Segment Start: TASK INPUT
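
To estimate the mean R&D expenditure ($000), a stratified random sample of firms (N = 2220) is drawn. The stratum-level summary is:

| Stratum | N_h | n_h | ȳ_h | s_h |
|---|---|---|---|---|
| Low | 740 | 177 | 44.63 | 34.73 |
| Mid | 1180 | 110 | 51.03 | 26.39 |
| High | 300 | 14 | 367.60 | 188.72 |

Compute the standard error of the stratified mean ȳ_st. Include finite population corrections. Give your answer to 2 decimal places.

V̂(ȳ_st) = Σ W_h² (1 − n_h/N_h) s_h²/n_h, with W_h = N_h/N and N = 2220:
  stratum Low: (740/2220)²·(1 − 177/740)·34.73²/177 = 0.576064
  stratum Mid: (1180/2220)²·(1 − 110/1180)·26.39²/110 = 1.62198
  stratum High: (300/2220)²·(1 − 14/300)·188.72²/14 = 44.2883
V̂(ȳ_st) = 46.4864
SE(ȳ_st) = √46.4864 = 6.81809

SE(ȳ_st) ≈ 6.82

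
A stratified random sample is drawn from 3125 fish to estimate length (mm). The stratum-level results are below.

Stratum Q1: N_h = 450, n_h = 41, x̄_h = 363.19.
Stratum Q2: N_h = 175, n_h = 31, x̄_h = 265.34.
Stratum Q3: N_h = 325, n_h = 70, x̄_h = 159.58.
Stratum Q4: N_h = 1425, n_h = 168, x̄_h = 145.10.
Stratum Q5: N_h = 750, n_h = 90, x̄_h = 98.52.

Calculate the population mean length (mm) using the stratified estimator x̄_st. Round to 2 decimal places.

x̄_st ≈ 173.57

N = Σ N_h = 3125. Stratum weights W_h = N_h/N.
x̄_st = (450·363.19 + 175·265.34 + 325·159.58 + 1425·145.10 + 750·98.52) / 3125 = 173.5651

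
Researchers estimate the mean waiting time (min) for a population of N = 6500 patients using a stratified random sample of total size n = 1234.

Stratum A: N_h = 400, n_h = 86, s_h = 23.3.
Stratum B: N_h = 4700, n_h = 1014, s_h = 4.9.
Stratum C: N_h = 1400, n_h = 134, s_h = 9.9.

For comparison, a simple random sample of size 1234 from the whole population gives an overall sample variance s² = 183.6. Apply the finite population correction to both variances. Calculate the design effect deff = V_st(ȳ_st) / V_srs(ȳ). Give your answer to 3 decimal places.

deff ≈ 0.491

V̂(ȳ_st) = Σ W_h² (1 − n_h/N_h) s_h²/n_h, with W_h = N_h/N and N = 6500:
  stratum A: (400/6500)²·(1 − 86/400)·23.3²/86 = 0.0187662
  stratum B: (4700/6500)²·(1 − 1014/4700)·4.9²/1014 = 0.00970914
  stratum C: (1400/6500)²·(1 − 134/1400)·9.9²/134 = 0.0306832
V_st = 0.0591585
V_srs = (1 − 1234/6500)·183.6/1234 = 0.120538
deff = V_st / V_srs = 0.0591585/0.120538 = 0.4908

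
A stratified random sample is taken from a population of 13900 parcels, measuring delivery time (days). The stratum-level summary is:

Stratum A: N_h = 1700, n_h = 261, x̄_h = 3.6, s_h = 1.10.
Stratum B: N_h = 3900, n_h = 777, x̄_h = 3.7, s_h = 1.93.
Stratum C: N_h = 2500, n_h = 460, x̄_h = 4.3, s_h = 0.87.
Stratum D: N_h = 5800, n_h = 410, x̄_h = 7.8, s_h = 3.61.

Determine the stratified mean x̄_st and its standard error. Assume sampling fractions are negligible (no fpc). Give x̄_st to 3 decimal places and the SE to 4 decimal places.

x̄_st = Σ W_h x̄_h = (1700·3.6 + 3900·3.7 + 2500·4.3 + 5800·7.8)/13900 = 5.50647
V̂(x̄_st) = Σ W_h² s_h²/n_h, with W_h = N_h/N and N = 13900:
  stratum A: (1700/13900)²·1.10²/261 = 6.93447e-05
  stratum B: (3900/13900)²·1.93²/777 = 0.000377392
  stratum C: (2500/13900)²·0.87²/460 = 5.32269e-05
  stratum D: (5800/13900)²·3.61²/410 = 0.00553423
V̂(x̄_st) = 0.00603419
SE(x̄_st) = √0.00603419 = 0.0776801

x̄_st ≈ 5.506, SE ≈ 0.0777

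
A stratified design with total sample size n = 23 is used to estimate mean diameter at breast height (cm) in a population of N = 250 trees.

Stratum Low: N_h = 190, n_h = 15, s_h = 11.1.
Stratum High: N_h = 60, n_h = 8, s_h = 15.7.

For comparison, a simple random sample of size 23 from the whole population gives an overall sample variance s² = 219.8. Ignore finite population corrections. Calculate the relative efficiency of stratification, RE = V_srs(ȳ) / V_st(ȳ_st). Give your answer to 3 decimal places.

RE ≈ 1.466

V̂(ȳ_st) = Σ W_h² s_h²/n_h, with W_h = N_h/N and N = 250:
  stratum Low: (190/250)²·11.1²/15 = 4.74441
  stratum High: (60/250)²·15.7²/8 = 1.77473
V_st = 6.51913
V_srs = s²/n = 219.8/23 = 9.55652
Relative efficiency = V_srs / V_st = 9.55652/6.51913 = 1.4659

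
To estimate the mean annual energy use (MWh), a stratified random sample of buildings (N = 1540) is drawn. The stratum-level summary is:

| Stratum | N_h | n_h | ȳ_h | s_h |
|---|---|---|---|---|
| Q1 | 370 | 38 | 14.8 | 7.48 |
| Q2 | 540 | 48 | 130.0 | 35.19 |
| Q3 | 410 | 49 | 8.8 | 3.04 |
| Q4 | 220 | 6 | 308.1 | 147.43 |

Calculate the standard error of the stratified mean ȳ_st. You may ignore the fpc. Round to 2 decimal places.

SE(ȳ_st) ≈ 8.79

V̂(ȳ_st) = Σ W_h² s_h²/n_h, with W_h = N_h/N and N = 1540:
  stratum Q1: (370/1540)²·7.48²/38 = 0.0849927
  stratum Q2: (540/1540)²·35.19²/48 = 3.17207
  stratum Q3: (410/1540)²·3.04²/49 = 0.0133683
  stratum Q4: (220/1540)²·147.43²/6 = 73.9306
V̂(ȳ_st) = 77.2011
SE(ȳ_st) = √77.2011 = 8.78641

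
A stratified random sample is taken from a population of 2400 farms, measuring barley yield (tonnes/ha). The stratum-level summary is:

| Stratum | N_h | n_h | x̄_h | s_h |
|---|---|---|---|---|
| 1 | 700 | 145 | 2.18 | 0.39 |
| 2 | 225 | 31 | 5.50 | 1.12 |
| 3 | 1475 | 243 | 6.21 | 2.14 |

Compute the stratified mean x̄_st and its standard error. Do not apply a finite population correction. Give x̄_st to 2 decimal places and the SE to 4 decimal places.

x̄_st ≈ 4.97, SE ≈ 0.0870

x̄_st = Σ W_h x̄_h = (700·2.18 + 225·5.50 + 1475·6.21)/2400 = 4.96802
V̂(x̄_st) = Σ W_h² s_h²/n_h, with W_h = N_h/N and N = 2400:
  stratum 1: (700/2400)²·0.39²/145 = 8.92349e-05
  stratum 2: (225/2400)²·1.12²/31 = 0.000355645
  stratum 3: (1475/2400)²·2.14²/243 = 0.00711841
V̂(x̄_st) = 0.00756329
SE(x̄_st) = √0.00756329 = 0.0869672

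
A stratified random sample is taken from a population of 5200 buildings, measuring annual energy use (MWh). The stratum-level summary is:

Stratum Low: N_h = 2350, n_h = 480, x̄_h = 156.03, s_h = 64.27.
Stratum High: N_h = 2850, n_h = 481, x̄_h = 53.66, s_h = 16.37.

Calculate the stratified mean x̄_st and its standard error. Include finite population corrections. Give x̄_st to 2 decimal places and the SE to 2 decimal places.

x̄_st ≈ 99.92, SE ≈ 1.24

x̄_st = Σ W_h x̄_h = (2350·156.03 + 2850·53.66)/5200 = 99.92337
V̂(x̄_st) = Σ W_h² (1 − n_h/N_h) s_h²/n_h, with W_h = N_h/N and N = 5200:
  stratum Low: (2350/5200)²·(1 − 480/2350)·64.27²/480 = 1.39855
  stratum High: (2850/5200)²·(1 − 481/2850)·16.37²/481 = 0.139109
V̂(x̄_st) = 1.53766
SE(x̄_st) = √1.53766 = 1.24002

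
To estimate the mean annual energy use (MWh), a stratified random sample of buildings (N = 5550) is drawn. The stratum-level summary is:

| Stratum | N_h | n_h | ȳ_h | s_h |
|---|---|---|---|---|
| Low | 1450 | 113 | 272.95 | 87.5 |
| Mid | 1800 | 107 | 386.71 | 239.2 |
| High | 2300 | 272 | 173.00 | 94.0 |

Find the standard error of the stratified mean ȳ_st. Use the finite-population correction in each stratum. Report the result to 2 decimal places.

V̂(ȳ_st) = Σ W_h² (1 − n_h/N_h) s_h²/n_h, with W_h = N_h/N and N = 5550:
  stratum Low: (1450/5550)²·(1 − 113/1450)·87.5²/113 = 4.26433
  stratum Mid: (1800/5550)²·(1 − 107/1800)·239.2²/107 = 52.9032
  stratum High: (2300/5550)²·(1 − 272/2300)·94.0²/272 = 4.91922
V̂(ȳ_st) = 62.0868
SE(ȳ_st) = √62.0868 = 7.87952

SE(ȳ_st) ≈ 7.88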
Segment End: TASK INPUT
Start at the line containing "5.50 | 1.12 |" and copy each line through the last one in the records, exactly and with nothing added.

■ REPLY TO THE EXERCISE:
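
| 2 | 225 | 31 | 5.50 | 1.12 |
| 3 | 1475 | 243 | 6.21 | 2.14 |

Compute the stratified mean x̄_st and its standard error. Do not apply a finite population correction. Give x̄_st to 2 decimal places and the SE to 4 decimal places.

x̄_st ≈ 4.97, SE ≈ 0.0870

x̄_st = Σ W_h x̄_h = (700·2.18 + 225·5.50 + 1475·6.21)/2400 = 4.96802
V̂(x̄_st) = Σ W_h² s_h²/n_h, with W_h = N_h/N and N = 2400:
  stratum 1: (700/2400)²·0.39²/145 = 8.92349e-05
  stratum 2: (225/2400)²·1.12²/31 = 0.000355645
  stratum 3: (1475/2400)²·2.14²/243 = 0.00711841
V̂(x̄_st) = 0.00756329
SE(x̄_st) = √0.00756329 = 0.0869672

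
A stratified random sample is taken from a population of 5200 buildings, measuring annual energy use (MWh). The stratum-level summary is:

Stratum Low: N_h = 2350, n_h = 480, x̄_h = 156.03, s_h = 64.27.
Stratum High: N_h = 2850, n_h = 481, x̄_h = 53.66, s_h = 16.37.

Calculate the stratified mean x̄_st and its standard error. Include finite population corrections. Give x̄_st to 2 decimal places and the SE to 2 decimal places.

x̄_st ≈ 99.92, SE ≈ 1.24

x̄_st = Σ W_h x̄_h = (2350·156.03 + 2850·53.66)/5200 = 99.92337
V̂(x̄_st) = Σ W_h² (1 − n_h/N_h) s_h²/n_h, with W_h = N_h/N and N = 5200:
  stratum Low: (2350/5200)²·(1 − 480/2350)·64.27²/480 = 1.39855
  stratum High: (2850/5200)²·(1 − 481/2850)·16.37²/481 = 0.139109
V̂(x̄_st) = 1.53766
SE(x̄_st) = √1.53766 = 1.24002

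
To estimate the mean annual energy use (MWh), a stratified random sample of buildings (N = 5550) is drawn. The stratum-level summary is:

| Stratum | N_h | n_h | ȳ_h | s_h |
|---|---|---|---|---|
| Low | 1450 | 113 | 272.95 | 87.5 |
| Mid | 1800 | 107 | 386.71 | 239.2 |
| High | 2300 | 272 | 173.00 | 94.0 |

Find the standard error of the stratified mean ȳ_st. Use the finite-population correction in each stratum. Report the result to 2 decimal places.

V̂(ȳ_st) = Σ W_h² (1 − n_h/N_h) s_h²/n_h, with W_h = N_h/N and N = 5550:
  stratum Low: (1450/5550)²·(1 − 113/1450)·87.5²/113 = 4.26433
  stratum Mid: (1800/5550)²·(1 − 107/1800)·239.2²/107 = 52.9032
  stratum High: (2300/5550)²·(1 − 272/2300)·94.0²/272 = 4.91922
V̂(ȳ_st) = 62.0868
SE(ȳ_st) = √62.0868 = 7.87952

SE(ȳ_st) ≈ 7.88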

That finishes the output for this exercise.